++++ INPUT DATA ++++
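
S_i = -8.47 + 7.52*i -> [-8.47, -0.95, 6.57, 14.09, 21.61]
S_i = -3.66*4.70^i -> [-3.66, -17.2, -80.85, -379.99, -1785.96]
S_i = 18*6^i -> [18, 108, 648, 3888, 23328]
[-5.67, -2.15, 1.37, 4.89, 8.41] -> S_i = -5.67 + 3.52*i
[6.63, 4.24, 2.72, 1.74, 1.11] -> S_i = 6.63*0.64^i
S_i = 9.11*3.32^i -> [9.11, 30.25, 100.41, 333.37, 1106.8]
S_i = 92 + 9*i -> [92, 101, 110, 119, 128]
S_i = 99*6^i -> [99, 594, 3564, 21384, 128304]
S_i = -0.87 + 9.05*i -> [-0.87, 8.18, 17.23, 26.28, 35.33]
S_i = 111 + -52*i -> [111, 59, 7, -45, -97]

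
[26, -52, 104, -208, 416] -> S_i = 26*-2^i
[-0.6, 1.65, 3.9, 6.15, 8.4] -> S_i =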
++++
• _WHAT IS REQUIRED_: Everything from the line containing "[-5.67, -2.15, 1.37, 4.89, 8.41]" to the end of the data above should be quoted exactly, please, both ends included, and nothing outside that span.

• _SOLVED EXERCISE_:
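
[-5.67, -2.15, 1.37, 4.89, 8.41] -> S_i = -5.67 + 3.52*i
[6.63, 4.24, 2.72, 1.74, 1.11] -> S_i = 6.63*0.64^i
S_i = 9.11*3.32^i -> [9.11, 30.25, 100.41, 333.37, 1106.8]
S_i = 92 + 9*i -> [92, 101, 110, 119, 128]
S_i = 99*6^i -> [99, 594, 3564, 21384, 128304]
S_i = -0.87 + 9.05*i -> [-0.87, 8.18, 17.23, 26.28, 35.33]
S_i = 111 + -52*i -> [111, 59, 7, -45, -97]

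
[26, -52, 104, -208, 416] -> S_i = 26*-2^i
[-0.6, 1.65, 3.9, 6.15, 8.4] -> S_i =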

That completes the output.